> _What you need to do_
Give back exactly the lines of the material below, starting with the line with "Form the operator T" and going on through the line with "Take the operator W = ∇".

> _Material for the task_
┌────────

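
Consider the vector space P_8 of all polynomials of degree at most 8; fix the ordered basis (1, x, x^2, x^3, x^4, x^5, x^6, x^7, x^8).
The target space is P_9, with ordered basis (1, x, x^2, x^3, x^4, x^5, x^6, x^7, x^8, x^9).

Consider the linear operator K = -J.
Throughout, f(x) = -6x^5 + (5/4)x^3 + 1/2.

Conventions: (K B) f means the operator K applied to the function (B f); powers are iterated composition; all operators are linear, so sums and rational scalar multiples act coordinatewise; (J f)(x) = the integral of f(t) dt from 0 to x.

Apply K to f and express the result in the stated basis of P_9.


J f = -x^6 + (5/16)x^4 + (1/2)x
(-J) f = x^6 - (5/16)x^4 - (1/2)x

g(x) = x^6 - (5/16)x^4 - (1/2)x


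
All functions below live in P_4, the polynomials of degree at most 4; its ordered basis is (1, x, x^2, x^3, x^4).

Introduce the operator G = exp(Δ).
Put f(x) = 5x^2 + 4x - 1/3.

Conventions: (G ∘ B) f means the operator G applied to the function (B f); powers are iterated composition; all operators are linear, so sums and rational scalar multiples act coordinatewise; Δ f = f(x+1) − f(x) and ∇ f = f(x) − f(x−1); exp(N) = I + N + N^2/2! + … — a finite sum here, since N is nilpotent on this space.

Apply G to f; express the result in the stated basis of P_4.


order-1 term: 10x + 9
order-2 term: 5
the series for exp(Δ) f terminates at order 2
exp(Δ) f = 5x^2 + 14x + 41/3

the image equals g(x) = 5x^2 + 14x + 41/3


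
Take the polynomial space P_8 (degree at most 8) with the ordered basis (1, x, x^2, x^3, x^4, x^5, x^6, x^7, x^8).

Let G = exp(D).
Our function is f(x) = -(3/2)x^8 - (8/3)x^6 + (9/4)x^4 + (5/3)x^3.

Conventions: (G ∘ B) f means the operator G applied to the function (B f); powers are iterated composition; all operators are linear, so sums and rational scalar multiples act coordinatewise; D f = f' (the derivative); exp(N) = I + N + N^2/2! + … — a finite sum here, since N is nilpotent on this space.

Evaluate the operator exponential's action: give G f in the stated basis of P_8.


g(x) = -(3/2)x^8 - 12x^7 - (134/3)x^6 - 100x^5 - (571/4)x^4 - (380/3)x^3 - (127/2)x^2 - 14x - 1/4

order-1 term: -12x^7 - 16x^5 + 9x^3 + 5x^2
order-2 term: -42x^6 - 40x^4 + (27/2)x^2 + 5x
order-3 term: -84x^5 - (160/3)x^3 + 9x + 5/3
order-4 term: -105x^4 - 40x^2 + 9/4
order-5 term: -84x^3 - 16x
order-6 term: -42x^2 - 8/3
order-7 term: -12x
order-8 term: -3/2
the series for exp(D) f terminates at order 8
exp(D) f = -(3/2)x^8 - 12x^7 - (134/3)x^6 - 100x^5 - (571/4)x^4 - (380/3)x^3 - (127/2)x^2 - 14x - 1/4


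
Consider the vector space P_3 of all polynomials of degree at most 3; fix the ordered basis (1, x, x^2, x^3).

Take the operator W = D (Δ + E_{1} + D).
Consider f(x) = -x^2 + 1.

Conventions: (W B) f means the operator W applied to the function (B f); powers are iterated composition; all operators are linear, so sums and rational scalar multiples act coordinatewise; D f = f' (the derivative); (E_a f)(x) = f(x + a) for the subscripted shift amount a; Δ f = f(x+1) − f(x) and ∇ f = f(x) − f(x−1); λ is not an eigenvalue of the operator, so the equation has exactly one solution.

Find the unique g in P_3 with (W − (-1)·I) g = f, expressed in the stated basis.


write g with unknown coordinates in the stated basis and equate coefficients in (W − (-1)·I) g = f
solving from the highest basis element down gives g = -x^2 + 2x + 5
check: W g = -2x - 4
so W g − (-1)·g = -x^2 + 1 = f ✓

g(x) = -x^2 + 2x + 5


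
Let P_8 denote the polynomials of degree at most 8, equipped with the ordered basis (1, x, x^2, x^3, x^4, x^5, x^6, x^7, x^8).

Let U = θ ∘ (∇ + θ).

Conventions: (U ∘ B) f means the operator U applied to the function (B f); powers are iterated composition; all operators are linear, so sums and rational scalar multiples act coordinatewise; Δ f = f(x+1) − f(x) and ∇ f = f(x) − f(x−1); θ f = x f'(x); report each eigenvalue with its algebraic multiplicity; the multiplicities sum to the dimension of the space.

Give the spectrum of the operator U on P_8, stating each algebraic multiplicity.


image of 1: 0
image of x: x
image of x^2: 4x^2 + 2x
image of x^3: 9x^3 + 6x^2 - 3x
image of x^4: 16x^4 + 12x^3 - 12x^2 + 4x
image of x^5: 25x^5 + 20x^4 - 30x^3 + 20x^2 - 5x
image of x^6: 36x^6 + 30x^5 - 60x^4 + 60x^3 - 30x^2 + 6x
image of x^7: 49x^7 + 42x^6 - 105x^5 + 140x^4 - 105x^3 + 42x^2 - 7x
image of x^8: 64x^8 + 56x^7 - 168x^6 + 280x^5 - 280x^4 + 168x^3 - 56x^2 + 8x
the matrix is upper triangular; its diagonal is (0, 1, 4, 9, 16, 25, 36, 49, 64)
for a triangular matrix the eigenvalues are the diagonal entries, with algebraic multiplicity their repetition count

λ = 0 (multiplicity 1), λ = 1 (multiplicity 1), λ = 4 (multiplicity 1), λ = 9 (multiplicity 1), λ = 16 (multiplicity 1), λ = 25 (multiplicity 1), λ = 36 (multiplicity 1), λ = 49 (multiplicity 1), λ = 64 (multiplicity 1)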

└────────
┌────────

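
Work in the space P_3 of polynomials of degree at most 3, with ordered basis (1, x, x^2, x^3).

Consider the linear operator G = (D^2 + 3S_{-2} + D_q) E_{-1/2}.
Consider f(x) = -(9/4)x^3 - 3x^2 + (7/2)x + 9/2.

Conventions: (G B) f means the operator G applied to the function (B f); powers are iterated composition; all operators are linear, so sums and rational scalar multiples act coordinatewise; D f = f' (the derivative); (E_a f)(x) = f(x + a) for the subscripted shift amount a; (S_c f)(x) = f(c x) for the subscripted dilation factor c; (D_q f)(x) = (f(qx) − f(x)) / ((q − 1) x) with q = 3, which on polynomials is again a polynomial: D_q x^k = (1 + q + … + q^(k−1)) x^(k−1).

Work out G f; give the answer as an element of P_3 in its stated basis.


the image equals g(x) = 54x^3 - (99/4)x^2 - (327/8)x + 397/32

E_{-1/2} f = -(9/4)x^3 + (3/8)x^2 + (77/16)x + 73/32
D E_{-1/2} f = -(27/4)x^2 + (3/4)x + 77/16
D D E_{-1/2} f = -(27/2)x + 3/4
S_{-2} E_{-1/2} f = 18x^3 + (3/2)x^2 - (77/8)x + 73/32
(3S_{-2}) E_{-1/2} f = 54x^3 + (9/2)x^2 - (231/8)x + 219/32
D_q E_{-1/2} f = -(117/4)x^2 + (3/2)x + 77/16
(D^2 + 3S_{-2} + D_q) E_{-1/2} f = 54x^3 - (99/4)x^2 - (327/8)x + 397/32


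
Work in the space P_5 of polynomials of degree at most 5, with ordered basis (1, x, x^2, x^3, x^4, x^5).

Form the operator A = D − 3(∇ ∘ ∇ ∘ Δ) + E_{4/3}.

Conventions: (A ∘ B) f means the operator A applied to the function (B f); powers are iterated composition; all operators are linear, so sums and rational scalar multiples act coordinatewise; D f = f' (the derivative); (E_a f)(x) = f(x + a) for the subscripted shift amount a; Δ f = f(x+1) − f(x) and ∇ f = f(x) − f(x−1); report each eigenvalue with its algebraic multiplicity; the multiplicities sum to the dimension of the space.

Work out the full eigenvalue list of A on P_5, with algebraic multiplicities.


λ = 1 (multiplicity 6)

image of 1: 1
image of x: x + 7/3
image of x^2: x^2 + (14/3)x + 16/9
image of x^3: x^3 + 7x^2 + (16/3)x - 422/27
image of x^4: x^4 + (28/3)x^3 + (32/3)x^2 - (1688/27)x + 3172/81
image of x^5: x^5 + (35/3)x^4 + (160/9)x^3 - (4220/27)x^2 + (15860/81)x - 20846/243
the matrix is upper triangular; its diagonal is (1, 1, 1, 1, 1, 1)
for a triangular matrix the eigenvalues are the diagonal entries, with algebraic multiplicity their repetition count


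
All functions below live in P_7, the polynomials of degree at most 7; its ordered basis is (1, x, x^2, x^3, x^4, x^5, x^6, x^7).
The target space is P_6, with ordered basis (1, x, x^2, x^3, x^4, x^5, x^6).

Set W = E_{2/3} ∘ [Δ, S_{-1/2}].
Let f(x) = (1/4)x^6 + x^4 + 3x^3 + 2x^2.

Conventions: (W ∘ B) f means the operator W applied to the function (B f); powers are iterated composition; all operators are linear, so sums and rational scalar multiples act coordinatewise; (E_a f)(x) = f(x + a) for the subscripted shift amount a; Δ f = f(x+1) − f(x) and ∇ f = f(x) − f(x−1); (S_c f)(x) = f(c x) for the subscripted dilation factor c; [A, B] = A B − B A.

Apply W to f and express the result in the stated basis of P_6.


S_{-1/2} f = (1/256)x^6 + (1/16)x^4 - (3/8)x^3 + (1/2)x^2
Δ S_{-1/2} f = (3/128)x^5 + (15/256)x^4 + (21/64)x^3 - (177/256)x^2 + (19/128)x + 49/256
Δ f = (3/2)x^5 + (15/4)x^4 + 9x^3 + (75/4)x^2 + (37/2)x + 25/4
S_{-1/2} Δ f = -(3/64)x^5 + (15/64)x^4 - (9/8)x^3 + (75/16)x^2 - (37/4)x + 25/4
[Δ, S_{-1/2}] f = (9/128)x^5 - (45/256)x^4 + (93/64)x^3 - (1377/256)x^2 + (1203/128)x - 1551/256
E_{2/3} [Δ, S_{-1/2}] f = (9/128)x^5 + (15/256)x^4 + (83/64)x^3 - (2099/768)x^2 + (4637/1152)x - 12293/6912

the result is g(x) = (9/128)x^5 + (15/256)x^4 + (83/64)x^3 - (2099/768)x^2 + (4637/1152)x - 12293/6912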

└────────
┌────────

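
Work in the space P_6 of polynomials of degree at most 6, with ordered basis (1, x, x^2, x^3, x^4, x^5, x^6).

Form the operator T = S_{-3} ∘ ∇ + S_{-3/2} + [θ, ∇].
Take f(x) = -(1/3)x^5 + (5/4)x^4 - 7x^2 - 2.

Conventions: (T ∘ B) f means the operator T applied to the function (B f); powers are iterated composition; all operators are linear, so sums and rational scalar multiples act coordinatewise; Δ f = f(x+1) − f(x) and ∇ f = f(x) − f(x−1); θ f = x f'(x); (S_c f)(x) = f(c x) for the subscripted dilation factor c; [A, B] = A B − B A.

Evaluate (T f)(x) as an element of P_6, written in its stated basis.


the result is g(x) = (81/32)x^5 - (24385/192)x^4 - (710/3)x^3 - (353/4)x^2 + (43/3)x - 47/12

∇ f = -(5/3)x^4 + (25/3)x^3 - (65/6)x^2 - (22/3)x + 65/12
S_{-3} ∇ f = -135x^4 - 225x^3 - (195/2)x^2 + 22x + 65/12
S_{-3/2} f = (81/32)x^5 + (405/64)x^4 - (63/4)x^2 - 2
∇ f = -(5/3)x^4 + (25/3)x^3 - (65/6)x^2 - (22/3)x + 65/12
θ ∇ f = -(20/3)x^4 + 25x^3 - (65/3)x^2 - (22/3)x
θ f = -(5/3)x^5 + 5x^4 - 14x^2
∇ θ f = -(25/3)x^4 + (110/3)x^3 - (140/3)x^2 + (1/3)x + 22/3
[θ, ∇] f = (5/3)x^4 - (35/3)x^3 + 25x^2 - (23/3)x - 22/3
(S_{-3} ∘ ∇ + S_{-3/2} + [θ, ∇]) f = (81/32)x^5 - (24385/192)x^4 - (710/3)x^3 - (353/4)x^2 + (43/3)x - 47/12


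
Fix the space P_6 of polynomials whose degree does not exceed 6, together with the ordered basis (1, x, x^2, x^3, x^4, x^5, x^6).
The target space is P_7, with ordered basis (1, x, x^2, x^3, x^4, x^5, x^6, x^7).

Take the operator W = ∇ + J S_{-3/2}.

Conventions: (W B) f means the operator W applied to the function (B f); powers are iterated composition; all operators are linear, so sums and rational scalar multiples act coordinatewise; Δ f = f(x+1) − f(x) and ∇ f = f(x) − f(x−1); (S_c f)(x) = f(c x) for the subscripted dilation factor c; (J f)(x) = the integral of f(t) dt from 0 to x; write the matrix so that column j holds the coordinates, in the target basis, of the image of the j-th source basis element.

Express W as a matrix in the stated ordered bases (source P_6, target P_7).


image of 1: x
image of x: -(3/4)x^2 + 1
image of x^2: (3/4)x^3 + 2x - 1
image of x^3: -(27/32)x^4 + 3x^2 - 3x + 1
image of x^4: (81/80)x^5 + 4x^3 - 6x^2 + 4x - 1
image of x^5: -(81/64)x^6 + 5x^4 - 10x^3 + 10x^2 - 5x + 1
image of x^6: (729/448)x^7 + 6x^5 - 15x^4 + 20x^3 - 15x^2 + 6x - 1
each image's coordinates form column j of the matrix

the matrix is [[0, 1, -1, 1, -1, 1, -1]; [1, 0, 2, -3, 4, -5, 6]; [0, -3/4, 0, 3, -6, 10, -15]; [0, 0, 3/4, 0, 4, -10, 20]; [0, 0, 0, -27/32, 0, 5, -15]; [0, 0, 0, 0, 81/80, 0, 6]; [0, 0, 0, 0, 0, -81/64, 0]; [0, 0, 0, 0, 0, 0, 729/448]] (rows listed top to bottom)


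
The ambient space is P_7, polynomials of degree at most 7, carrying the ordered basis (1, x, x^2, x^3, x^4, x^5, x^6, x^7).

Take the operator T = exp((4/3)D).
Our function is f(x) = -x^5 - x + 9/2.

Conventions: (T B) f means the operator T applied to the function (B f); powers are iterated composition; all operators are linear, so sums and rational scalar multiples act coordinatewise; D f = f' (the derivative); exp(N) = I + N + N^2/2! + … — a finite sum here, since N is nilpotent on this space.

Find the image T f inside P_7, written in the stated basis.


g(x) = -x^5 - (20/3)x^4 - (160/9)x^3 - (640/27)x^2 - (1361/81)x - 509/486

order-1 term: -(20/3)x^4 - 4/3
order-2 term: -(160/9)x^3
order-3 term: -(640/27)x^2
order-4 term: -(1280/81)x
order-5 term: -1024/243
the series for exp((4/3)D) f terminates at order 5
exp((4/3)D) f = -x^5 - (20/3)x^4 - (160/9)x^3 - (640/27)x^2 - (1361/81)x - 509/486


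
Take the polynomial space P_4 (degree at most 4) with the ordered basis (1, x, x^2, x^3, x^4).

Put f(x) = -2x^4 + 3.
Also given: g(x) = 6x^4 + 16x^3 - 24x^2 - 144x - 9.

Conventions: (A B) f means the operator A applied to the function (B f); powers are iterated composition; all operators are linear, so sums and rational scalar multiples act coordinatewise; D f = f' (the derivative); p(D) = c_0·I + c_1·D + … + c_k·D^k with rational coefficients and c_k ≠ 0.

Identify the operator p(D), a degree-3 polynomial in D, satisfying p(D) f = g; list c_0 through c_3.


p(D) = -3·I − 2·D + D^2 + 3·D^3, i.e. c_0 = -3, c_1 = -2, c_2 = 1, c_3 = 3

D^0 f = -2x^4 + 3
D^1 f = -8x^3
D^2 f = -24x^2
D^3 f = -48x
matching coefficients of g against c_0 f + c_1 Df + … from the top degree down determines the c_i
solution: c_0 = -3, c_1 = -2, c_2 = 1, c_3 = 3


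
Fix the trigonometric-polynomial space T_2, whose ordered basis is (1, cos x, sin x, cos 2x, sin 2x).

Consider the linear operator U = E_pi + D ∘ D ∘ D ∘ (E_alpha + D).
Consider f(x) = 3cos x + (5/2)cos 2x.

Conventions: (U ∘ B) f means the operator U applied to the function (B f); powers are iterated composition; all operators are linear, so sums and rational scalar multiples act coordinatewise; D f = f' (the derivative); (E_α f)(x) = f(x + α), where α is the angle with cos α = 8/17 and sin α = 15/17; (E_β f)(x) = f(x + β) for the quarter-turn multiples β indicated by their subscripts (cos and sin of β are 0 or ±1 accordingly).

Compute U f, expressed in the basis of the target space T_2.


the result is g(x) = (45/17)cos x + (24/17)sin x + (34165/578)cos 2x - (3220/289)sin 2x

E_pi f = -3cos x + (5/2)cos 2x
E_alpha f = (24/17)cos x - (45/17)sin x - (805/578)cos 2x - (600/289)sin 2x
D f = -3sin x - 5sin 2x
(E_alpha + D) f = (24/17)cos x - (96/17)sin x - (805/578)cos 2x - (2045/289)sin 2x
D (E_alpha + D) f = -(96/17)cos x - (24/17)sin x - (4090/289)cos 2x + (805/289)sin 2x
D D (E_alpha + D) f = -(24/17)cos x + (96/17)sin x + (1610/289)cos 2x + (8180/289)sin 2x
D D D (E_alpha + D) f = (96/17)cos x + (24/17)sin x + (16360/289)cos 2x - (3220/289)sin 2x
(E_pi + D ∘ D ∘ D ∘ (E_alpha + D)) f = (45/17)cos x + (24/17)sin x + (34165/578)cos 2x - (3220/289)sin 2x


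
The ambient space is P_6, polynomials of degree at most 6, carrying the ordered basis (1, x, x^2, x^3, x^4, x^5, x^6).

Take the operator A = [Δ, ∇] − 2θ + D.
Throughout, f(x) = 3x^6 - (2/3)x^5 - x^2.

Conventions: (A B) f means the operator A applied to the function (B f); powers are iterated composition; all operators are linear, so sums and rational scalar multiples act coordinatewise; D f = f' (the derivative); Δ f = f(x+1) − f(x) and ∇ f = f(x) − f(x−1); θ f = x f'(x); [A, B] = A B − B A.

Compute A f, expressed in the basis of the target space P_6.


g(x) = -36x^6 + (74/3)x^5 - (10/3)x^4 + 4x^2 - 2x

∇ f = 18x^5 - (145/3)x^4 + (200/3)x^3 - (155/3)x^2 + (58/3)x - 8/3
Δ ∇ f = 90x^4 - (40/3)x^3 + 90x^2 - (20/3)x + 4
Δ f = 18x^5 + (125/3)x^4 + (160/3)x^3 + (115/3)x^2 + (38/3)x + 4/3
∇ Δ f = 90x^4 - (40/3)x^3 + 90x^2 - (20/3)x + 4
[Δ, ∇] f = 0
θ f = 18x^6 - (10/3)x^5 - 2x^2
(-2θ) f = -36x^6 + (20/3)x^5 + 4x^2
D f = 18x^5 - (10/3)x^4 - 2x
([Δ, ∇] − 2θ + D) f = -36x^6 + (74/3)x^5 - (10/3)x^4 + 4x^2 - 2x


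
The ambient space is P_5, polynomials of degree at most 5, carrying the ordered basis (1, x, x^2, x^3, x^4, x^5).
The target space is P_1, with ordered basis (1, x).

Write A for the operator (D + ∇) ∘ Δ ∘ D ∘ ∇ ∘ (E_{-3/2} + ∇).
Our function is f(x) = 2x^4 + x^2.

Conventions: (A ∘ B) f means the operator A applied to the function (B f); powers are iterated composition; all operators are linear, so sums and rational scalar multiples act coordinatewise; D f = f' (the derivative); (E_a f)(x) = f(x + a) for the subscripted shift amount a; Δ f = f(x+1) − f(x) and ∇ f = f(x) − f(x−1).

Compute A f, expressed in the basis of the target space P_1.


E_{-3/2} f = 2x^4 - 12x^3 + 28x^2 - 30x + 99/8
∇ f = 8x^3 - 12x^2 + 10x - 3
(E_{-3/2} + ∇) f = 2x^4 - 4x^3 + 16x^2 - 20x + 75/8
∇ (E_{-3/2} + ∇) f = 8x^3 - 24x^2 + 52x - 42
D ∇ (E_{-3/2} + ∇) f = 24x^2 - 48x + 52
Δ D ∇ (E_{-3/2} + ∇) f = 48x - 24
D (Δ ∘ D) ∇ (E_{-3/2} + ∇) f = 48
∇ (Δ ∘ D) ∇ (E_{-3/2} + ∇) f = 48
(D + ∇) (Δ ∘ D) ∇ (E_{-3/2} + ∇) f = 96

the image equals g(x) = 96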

└────────

> _Exercise solution_
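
Form the operator T = S_{-3} ∘ ∇ + S_{-3/2} + [θ, ∇].
Take f(x) = -(1/3)x^5 + (5/4)x^4 - 7x^2 - 2.

Conventions: (T ∘ B) f means the operator T applied to the function (B f); powers are iterated composition; all operators are linear, so sums and rational scalar multiples act coordinatewise; Δ f = f(x+1) − f(x) and ∇ f = f(x) − f(x−1); θ f = x f'(x); (S_c f)(x) = f(c x) for the subscripted dilation factor c; [A, B] = A B − B A.

Evaluate (T f)(x) as an element of P_6, written in its stated basis.


the result is g(x) = (81/32)x^5 - (24385/192)x^4 - (710/3)x^3 - (353/4)x^2 + (43/3)x - 47/12

∇ f = -(5/3)x^4 + (25/3)x^3 - (65/6)x^2 - (22/3)x + 65/12
S_{-3} ∇ f = -135x^4 - 225x^3 - (195/2)x^2 + 22x + 65/12
S_{-3/2} f = (81/32)x^5 + (405/64)x^4 - (63/4)x^2 - 2
∇ f = -(5/3)x^4 + (25/3)x^3 - (65/6)x^2 - (22/3)x + 65/12
θ ∇ f = -(20/3)x^4 + 25x^3 - (65/3)x^2 - (22/3)x
θ f = -(5/3)x^5 + 5x^4 - 14x^2
∇ θ f = -(25/3)x^4 + (110/3)x^3 - (140/3)x^2 + (1/3)x + 22/3
[θ, ∇] f = (5/3)x^4 - (35/3)x^3 + 25x^2 - (23/3)x - 22/3
(S_{-3} ∘ ∇ + S_{-3/2} + [θ, ∇]) f = (81/32)x^5 - (24385/192)x^4 - (710/3)x^3 - (353/4)x^2 + (43/3)x - 47/12


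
Fix the space P_6 of polynomials whose degree does not exceed 6, together with the ordered basis (1, x, x^2, x^3, x^4, x^5, x^6).
The target space is P_7, with ordered basis (1, x, x^2, x^3, x^4, x^5, x^6, x^7).

Take the operator W = ∇ + J S_{-3/2}.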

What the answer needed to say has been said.